(Beginning of Record set)

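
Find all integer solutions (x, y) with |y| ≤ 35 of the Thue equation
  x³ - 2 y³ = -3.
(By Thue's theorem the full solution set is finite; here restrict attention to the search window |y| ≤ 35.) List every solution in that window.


The equation is x³ - 2y³ = -3. For fixed y, x³ = 2·y³ − 3, so a solution requires the RHS to be a perfect cube.
Strategy: iterate y from -35 to 35, compute RHS = 2·y³ − 3, and check whether it is a (positive or negative) perfect cube.
Check small values of y:
  y = 0: RHS = -3 is not a perfect cube.
  y = 1: RHS = -1 = (-1)³ ⇒ x = -1 works.
  y = -1: RHS = -5 is not a perfect cube.
  y = 2: RHS = 13 is not a perfect cube.
  y = -2: RHS = -19 is not a perfect cube.
  y = 3: RHS = 51 is not a perfect cube.
  y = -3: RHS = -57 is not a perfect cube.
Continuing, at y = 4: RHS = 125 = (5)³ ⇒ x = 5 works.
Searching the remaining y in |y| ≤ 35 finds no further solutions.
Collected solutions: (-1, 1), (5, 4).

Solutions (with |y| ≤ 35): (-1, 1), (5, 4).


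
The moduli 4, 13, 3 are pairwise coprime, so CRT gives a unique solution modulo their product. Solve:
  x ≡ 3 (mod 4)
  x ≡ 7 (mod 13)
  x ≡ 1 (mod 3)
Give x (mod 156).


Moduli 4, 13, 3 are pairwise coprime; by CRT there is a unique solution modulo M = 4 · 13 · 3 = 156.
Solve pairwise, accumulating the modulus:
  Start with x ≡ 3 (mod 4).
  Combine with x ≡ 7 (mod 13): since gcd(4, 13) = 1, we get a unique residue mod 52.
    Write x = 3 + 4·t and substitute into x ≡ 7 (mod 13): 4·t ≡ 7 − 3 = 4 (mod 13).
    The inverse of 4 mod 13 is 10 (since 4·10 = 40 = 3·13 + 1), so t ≡ 10·4 = 40 ≡ 1 (mod 13).
    Then x = 3 + 4·1 = 7, valid modulo lcm(4, 13) = 52: x ≡ 7 (mod 52).
  Combine with x ≡ 1 (mod 3): since gcd(52, 3) = 1, we get a unique residue mod 156.
    Write x = 7 + 52·t and substitute into x ≡ 1 (mod 3): 52·t ≡ 1 − 7 = -6 (mod 3).
    Reduce coefficients mod 3: 1·t ≡ 0 (mod 3).
    So t ≡ 0 (mod 3).
    Then x = 7 + 52·0 = 7, valid modulo lcm(52, 3) = 156: x ≡ 7 (mod 156).
Verify: 7 mod 4 = 3 ✓, 7 mod 13 = 7 ✓, 7 mod 3 = 1 ✓.

x ≡ 7 (mod 156).


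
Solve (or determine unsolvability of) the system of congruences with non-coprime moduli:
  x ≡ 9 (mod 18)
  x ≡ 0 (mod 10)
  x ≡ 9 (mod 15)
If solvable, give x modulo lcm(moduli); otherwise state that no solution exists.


Moduli 18, 10, 15 are not pairwise coprime, so CRT works modulo lcm(m_i) when all pairwise compatibility conditions hold.
Pairwise compatibility: gcd(m_i, m_j) must divide a_i - a_j for every pair.
Merge one congruence at a time:
  Start: x ≡ 9 (mod 18).
  Combine with x ≡ 0 (mod 10): gcd(18, 10) = 2, and 0 - 9 = -9 is NOT divisible by 2.
    ⇒ system is inconsistent (no integer solution).

No solution (the system is inconsistent).


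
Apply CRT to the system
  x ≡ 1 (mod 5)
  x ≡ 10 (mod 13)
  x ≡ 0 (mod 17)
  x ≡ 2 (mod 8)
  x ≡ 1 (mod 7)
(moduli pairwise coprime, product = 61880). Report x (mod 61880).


Product of moduli M = 5 · 13 · 17 · 8 · 7 = 61880.
Merge one congruence at a time:
  Start: x ≡ 1 (mod 5).
  Combine with x ≡ 10 (mod 13); new modulus lcm = 65.
    Write x = 1 + 5·t and substitute into x ≡ 10 (mod 13): 5·t ≡ 10 − 1 = 9 (mod 13).
    The inverse of 5 mod 13 is 8 (since 5·8 = 40 = 3·13 + 1), so t ≡ 8·9 = 72 ≡ 7 (mod 13).
    Then x = 1 + 5·7 = 36, valid modulo lcm(5, 13) = 65: x ≡ 36 (mod 65).
  Combine with x ≡ 0 (mod 17); new modulus lcm = 1105.
    Write x = 36 + 65·t and substitute into x ≡ 0 (mod 17): 65·t ≡ 0 − 36 = -36 (mod 17).
    Reduce coefficients mod 17: 14·t ≡ 15 (mod 17).
    The inverse of 14 mod 17 is 11 (since 14·11 = 154 = 9·17 + 1), so t ≡ 11·15 = 165 ≡ 12 (mod 17).
    Then x = 36 + 65·12 = 816, valid modulo lcm(65, 17) = 1105: x ≡ 816 (mod 1105).
  Combine with x ≡ 2 (mod 8); new modulus lcm = 8840.
    Write x = 816 + 1105·t and substitute into x ≡ 2 (mod 8): 1105·t ≡ 2 − 816 = -814 (mod 8).
    Reduce coefficients mod 8: 1·t ≡ 2 (mod 8).
    So t ≡ 2 (mod 8).
    Then x = 816 + 1105·2 = 3026, valid modulo lcm(1105, 8) = 8840: x ≡ 3026 (mod 8840).
  Combine with x ≡ 1 (mod 7); new modulus lcm = 61880.
    Write x = 3026 + 8840·t and substitute into x ≡ 1 (mod 7): 8840·t ≡ 1 − 3026 = -3025 (mod 7).
    Reduce coefficients mod 7: 6·t ≡ 6 (mod 7).
    The inverse of 6 mod 7 is 6 (since 6·6 = 36 = 5·7 + 1), so t ≡ 6·6 = 36 ≡ 1 (mod 7).
    Then x = 3026 + 8840·1 = 11866, valid modulo lcm(8840, 7) = 61880: x ≡ 11866 (mod 61880).
Verify against each original: 11866 mod 5 = 1, 11866 mod 13 = 10, 11866 mod 17 = 0, 11866 mod 8 = 2, 11866 mod 7 = 1.

x ≡ 11866 (mod 61880).


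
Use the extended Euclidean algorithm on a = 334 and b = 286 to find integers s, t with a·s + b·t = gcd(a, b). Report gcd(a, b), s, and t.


Euclidean algorithm on (334, 286) — divide until remainder is 0:
  334 = 1 · 286 + 48
  286 = 5 · 48 + 46
  48 = 1 · 46 + 2
  46 = 23 · 2 + 0
gcd(334, 286) = 2.
Track Bezout coefficients alongside the remainders: start with r₀ = 334 = a·1 + b·0 (s = 1, t = 0) and r₁ = 286 = a·0 + b·1 (s = 0, t = 1); each new remainder r_{k+1} = r_{k-1} − q_k·r_k inherits s_{k+1} = s_{k-1} − q_k·s_k, t_{k+1} = t_{k-1} − q_k·t_k, so r_k = a·s_k + b·t_k at every step:
  q = 1: r = 48, s = 1 − 1·0 = 1, t = 0 − 1·1 = -1  (check: 334·1 + 286·(-1) = 48)
  q = 5: r = 46, s = 0 − 5·1 = -5, t = 1 − 5·(-1) = 6  (check: 334·(-5) + 286·6 = 46)
  q = 1: r = 2, s = 1 − 1·(-5) = 6, t = -1 − 1·6 = -7  (check: 334·6 + 286·(-7) = 2)
The row with r = 2 (the gcd) gives the Bezout coefficients s = 6, t = -7.
Result: 334 · (6) + 286 · (-7) = 2.

gcd(334, 286) = 2; s = 6, t = -7 (check: 334·6 + 286·(-7) = 2).


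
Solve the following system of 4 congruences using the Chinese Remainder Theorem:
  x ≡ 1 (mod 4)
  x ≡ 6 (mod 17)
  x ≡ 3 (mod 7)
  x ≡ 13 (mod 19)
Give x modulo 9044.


Product of moduli M = 4 · 17 · 7 · 19 = 9044.
Merge one congruence at a time:
  Start: x ≡ 1 (mod 4).
  Combine with x ≡ 6 (mod 17); new modulus lcm = 68.
    Write x = 1 + 4·t and substitute into x ≡ 6 (mod 17): 4·t ≡ 6 − 1 = 5 (mod 17).
    The inverse of 4 mod 17 is 13 (since 4·13 = 52 = 3·17 + 1), so t ≡ 13·5 = 65 ≡ 14 (mod 17).
    Then x = 1 + 4·14 = 57, valid modulo lcm(4, 17) = 68: x ≡ 57 (mod 68).
  Combine with x ≡ 3 (mod 7); new modulus lcm = 476.
    Write x = 57 + 68·t and substitute into x ≡ 3 (mod 7): 68·t ≡ 3 − 57 = -54 (mod 7).
    Reduce coefficients mod 7: 5·t ≡ 2 (mod 7).
    The inverse of 5 mod 7 is 3 (since 5·3 = 15 = 2·7 + 1), so t ≡ 3·2 = 6 ≡ 6 (mod 7).
    Then x = 57 + 68·6 = 465, valid modulo lcm(68, 7) = 476: x ≡ 465 (mod 476).
  Combine with x ≡ 13 (mod 19); new modulus lcm = 9044.
    Write x = 465 + 476·t and substitute into x ≡ 13 (mod 19): 476·t ≡ 13 − 465 = -452 (mod 19).
    Reduce coefficients mod 19: 1·t ≡ 4 (mod 19).
    So t ≡ 4 (mod 19).
    Then x = 465 + 476·4 = 2369, valid modulo lcm(476, 19) = 9044: x ≡ 2369 (mod 9044).
Verify against each original: 2369 mod 4 = 1, 2369 mod 17 = 6, 2369 mod 7 = 3, 2369 mod 19 = 13.

x ≡ 2369 (mod 9044).


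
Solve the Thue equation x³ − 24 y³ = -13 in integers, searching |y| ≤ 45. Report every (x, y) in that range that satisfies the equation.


The equation is x³ - 24y³ = -13. For fixed y, x³ = 24·y³ − 13, so a solution requires the RHS to be a perfect cube.
Strategy: iterate y from -45 to 45, compute RHS = 24·y³ − 13, and check whether it is a (positive or negative) perfect cube.
Check small values of y:
  y = 0: RHS = -13 is not a perfect cube.
  y = 1: RHS = 11 is not a perfect cube.
  y = -1: RHS = -37 is not a perfect cube.
  y = 2: RHS = 179 is not a perfect cube.
  y = -2: RHS = -205 is not a perfect cube.
  y = 3: RHS = 635 is not a perfect cube.
  y = -3: RHS = -661 is not a perfect cube.
Continuing the search up to |y| = 45 finds no solutions either.
No (x, y) in the scanned range satisfies the equation.

No integer solutions with |y| ≤ 45.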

(End of Record set)

**Assignment:** Which lines run from the first of the listing to the line containing "x³ - 2 y³ = -3."? Reproduce those exactly, both ends included.

**Task solution:**
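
Find all integer solutions (x, y) with |y| ≤ 35 of the Thue equation
  x³ - 2 y³ = -3.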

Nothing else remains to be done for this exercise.